*PROBLEM:*
A verbatim copy of the lines from the one with "period | T^1 |" through the final line below is required; print it and nothing else.

### PROVIDED DATA ###

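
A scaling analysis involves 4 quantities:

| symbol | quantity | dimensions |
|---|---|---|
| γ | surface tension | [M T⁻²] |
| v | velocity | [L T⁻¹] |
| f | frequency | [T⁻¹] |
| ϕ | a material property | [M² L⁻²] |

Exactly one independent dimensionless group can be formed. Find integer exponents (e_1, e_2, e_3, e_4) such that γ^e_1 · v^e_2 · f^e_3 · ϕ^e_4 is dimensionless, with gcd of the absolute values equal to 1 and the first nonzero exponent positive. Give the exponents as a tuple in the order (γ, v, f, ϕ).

(2, -2, -2, -1)

M: e_1·(1) + e_2·(0) + e_3·(0) + e_4·(2) = 0
L: e_1·(0) + e_2·(1) + e_3·(0) + e_4·(-2) = 0
T: e_1·(-2) + e_2·(-1) + e_3·(-1) + e_4·(0) = 0
Solving this homogeneous linear system for the smallest-integer solution (first nonzero entry positive) gives (2, -2, -2, -1).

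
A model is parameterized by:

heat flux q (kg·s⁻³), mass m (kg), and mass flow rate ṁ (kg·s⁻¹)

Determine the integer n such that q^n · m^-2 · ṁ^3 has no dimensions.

-1

Balance the M exponent: (1)·n from q, plus −2·(1) + 3·(1) = 1 from the rest, must sum to zero.
n + 1 = 0, so n = -1.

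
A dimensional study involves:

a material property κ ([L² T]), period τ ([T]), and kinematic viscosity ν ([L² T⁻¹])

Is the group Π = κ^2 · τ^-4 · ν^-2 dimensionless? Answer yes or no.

Sum the exponent of each base dimension across the product:
  M: 2·[κ]_M − 4·[τ]_M − 2·[ν]_M = 2·(0) − 4·(0) − 2·(0) = 0
  L: 2·[κ]_L − 4·[τ]_L − 2·[ν]_L = 2·(2) − 4·(0) − 2·(2) = 0
  T: 2·[κ]_T − 4·[τ]_T − 2·[ν]_T = 2·(1) − 4·(1) − 2·(-1) = 0
All base exponents vanish — dimensionless.

yes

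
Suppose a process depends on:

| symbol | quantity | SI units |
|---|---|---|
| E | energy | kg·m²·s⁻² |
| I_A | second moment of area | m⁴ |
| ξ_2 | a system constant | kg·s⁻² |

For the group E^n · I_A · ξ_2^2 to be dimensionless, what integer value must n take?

Balance the M exponent: (1)·n from E, plus (0) + 2·(1) = 2 from the rest, must sum to zero.
n + 2 = 0, so n = -2.

-2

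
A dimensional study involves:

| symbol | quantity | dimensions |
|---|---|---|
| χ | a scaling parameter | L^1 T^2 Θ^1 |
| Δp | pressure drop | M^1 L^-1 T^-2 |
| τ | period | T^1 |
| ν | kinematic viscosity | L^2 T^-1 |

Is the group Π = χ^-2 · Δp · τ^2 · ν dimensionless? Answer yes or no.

no

Sum the exponent of each base dimension across the product:
  M: −2·[χ]_M + [Δp]_M + 2·[τ]_M + [ν]_M = −2·(0) + (1) + 2·(0) + (0) = 1
  L: −2·[χ]_L + [Δp]_L + 2·[τ]_L + [ν]_L = −2·(1) + (-1) + 2·(0) + (2) = -1
  T: −2·[χ]_T + [Δp]_T + 2·[τ]_T + [ν]_T = −2·(2) + (-2) + 2·(1) + (-1) = -5
  Θ: −2·[χ]_Θ + [Δp]_Θ + 2·[τ]_Θ + [ν]_Θ = −2·(1) + (0) + 2·(0) + (0) = -2
Net dimensions [M L⁻¹ T⁻⁵ Θ⁻²] ≠ [1] — not dimensionless.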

###

*RESULT OF THIS TASK:*
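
| τ | period | T^1 |
| ν | kinematic viscosity | L^2 T^-1 |

Is the group Π = χ^-2 · Δp · τ^2 · ν dimensionless? Answer yes or no.

no

Sum the exponent of each base dimension across the product:
  M: −2·[χ]_M + [Δp]_M + 2·[τ]_M + [ν]_M = −2·(0) + (1) + 2·(0) + (0) = 1
  L: −2·[χ]_L + [Δp]_L + 2·[τ]_L + [ν]_L = −2·(1) + (-1) + 2·(0) + (2) = -1
  T: −2·[χ]_T + [Δp]_T + 2·[τ]_T + [ν]_T = −2·(2) + (-2) + 2·(1) + (-1) = -5
  Θ: −2·[χ]_Θ + [Δp]_Θ + 2·[τ]_Θ + [ν]_Θ = −2·(1) + (0) + 2·(0) + (0) = -2
Net dimensions [M L⁻¹ T⁻⁵ Θ⁻²] ≠ [1] — not dimensionless.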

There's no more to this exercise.